RECORDS TO USE:

**********

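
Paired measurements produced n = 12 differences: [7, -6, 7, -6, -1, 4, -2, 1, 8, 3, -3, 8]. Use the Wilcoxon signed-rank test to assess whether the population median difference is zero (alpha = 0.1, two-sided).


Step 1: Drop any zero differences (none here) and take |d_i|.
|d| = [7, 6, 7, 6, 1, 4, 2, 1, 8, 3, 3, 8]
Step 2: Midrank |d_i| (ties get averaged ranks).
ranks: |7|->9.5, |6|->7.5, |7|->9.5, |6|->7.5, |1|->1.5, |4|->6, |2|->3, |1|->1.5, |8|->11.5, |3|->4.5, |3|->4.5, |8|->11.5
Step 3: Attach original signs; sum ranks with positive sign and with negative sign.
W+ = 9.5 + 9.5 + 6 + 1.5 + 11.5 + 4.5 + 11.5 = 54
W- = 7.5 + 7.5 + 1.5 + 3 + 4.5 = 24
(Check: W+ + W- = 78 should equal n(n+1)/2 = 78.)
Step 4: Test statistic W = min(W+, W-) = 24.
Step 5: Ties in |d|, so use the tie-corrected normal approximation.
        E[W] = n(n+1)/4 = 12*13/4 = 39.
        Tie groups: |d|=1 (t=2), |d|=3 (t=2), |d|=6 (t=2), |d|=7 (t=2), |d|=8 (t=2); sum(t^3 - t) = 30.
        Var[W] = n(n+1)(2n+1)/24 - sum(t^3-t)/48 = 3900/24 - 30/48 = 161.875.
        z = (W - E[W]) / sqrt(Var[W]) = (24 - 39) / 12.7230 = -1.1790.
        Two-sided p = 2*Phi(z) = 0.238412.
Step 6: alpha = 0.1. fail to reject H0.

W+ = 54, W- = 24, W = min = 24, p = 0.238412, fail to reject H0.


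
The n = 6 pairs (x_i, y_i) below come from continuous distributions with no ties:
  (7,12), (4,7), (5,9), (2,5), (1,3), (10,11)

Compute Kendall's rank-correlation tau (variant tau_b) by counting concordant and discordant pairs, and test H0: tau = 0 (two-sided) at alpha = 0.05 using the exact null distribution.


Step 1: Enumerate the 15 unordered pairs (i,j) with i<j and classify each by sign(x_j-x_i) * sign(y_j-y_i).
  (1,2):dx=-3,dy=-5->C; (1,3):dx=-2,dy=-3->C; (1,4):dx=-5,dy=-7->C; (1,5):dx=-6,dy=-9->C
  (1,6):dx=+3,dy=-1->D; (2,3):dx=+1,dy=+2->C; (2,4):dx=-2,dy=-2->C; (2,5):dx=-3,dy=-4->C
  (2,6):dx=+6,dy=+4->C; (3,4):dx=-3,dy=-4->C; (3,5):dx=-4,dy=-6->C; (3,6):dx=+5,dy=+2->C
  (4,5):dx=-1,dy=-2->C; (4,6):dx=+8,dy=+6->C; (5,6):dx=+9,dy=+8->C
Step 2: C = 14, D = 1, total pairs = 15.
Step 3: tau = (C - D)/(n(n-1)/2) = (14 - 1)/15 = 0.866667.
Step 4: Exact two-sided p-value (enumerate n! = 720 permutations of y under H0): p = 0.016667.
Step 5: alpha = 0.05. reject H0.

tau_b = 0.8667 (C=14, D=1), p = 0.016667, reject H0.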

**********

EXERCISE REQUIREMENTS:
Retype the material exactly.

REPLY TO THE EXERCISE:
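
Paired measurements produced n = 12 differences: [7, -6, 7, -6, -1, 4, -2, 1, 8, 3, -3, 8]. Use the Wilcoxon signed-rank test to assess whether the population median difference is zero (alpha = 0.1, two-sided).


Step 1: Drop any zero differences (none here) and take |d_i|.
|d| = [7, 6, 7, 6, 1, 4, 2, 1, 8, 3, 3, 8]
Step 2: Midrank |d_i| (ties get averaged ranks).
ranks: |7|->9.5, |6|->7.5, |7|->9.5, |6|->7.5, |1|->1.5, |4|->6, |2|->3, |1|->1.5, |8|->11.5, |3|->4.5, |3|->4.5, |8|->11.5
Step 3: Attach original signs; sum ranks with positive sign and with negative sign.
W+ = 9.5 + 9.5 + 6 + 1.5 + 11.5 + 4.5 + 11.5 = 54
W- = 7.5 + 7.5 + 1.5 + 3 + 4.5 = 24
(Check: W+ + W- = 78 should equal n(n+1)/2 = 78.)
Step 4: Test statistic W = min(W+, W-) = 24.
Step 5: Ties in |d|, so use the tie-corrected normal approximation.
        E[W] = n(n+1)/4 = 12*13/4 = 39.
        Tie groups: |d|=1 (t=2), |d|=3 (t=2), |d|=6 (t=2), |d|=7 (t=2), |d|=8 (t=2); sum(t^3 - t) = 30.
        Var[W] = n(n+1)(2n+1)/24 - sum(t^3-t)/48 = 3900/24 - 30/48 = 161.875.
        z = (W - E[W]) / sqrt(Var[W]) = (24 - 39) / 12.7230 = -1.1790.
        Two-sided p = 2*Phi(z) = 0.238412.
Step 6: alpha = 0.1. fail to reject H0.

W+ = 54, W- = 24, W = min = 24, p = 0.238412, fail to reject H0.


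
The n = 6 pairs (x_i, y_i) below come from continuous distributions with no ties:
  (7,12), (4,7), (5,9), (2,5), (1,3), (10,11)

Compute Kendall's rank-correlation tau (variant tau_b) by counting concordant and discordant pairs, and test H0: tau = 0 (two-sided) at alpha = 0.05 using the exact null distribution.


Step 1: Enumerate the 15 unordered pairs (i,j) with i<j and classify each by sign(x_j-x_i) * sign(y_j-y_i).
  (1,2):dx=-3,dy=-5->C; (1,3):dx=-2,dy=-3->C; (1,4):dx=-5,dy=-7->C; (1,5):dx=-6,dy=-9->C
  (1,6):dx=+3,dy=-1->D; (2,3):dx=+1,dy=+2->C; (2,4):dx=-2,dy=-2->C; (2,5):dx=-3,dy=-4->C
  (2,6):dx=+6,dy=+4->C; (3,4):dx=-3,dy=-4->C; (3,5):dx=-4,dy=-6->C; (3,6):dx=+5,dy=+2->C
  (4,5):dx=-1,dy=-2->C; (4,6):dx=+8,dy=+6->C; (5,6):dx=+9,dy=+8->C
Step 2: C = 14, D = 1, total pairs = 15.
Step 3: tau = (C - D)/(n(n-1)/2) = (14 - 1)/15 = 0.866667.
Step 4: Exact two-sided p-value (enumerate n! = 720 permutations of y under H0): p = 0.016667.
Step 5: alpha = 0.05. reject H0.

tau_b = 0.8667 (C=14, D=1), p = 0.016667, reject H0.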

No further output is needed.